Collected data
^^^^^^^^

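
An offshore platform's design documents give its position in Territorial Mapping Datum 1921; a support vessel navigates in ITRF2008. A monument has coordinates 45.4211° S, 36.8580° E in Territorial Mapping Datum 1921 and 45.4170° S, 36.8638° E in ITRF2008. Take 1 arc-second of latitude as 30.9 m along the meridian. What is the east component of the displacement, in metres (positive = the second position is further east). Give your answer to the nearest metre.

Δφ = -45.4170° − -45.4211° = +0.0041°; Δλ = 36.8638° − 36.8580° = +0.0058°.
1° of latitude = 3600 × 30.90 = 111240 m.
ΔN = Δφ × 111240 = 456.1 m; ΔE = Δλ × 111240 × cos(-45.4211°) = +0.0058 × 111240 × 0.701891 = 452.9 m.

ΔE = 453 m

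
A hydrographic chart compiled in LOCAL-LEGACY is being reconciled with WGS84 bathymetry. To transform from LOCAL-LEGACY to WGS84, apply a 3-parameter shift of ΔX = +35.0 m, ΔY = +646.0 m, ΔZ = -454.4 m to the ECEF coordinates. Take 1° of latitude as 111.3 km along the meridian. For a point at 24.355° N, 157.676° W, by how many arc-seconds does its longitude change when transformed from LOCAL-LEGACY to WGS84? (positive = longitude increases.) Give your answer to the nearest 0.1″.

sin φ = 0.412389, cos φ = 0.911008, sin λ = -0.379844, cos λ = -0.925051.
East component: ΔE = −sin λ·ΔX + cos λ·ΔY = −(-0.379844)(35.0) + (-0.925051)(646.0) = -584.29 m.
1° of latitude spans 111300 m; at latitude φ, 1° of longitude spans that × cos φ = 101395.2 m, so Δλ = -584.29 / 101395.2 × 3600 = -20.745″.

Δλ = -20.7″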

^^^^^^^^

> **Description of the task**
Give the entries again exactly, every one.

> **Response area**
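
An offshore platform's design documents give its position in Territorial Mapping Datum 1921; a support vessel navigates in ITRF2008. A monument has coordinates 45.4211° S, 36.8580° E in Territorial Mapping Datum 1921 and 45.4170° S, 36.8638° E in ITRF2008. Take 1 arc-second of latitude as 30.9 m along the meridian. What is the east component of the displacement, in metres (positive = the second position is further east). Give your answer to the nearest metre.

Δφ = -45.4170° − -45.4211° = +0.0041°; Δλ = 36.8638° − 36.8580° = +0.0058°.
1° of latitude = 3600 × 30.90 = 111240 m.
ΔN = Δφ × 111240 = 456.1 m; ΔE = Δλ × 111240 × cos(-45.4211°) = +0.0058 × 111240 × 0.701891 = 452.9 m.

ΔE = 453 m

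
A hydrographic chart compiled in LOCAL-LEGACY is being reconciled with WGS84 bathymetry. To transform from LOCAL-LEGACY to WGS84, apply a 3-parameter shift of ΔX = +35.0 m, ΔY = +646.0 m, ΔZ = -454.4 m to the ECEF coordinates. Take 1° of latitude as 111.3 km along the meridian. For a point at 24.355° N, 157.676° W, by how many arc-seconds does its longitude change when transformed from LOCAL-LEGACY to WGS84? (positive = longitude increases.) Give your answer to the nearest 0.1″.

sin φ = 0.412389, cos φ = 0.911008, sin λ = -0.379844, cos λ = -0.925051.
East component: ΔE = −sin λ·ΔX + cos λ·ΔY = −(-0.379844)(35.0) + (-0.925051)(646.0) = -584.29 m.
1° of latitude spans 111300 m; at latitude φ, 1° of longitude spans that × cos φ = 101395.2 m, so Δλ = -584.29 / 101395.2 × 3600 = -20.745″.

Δλ = -20.7″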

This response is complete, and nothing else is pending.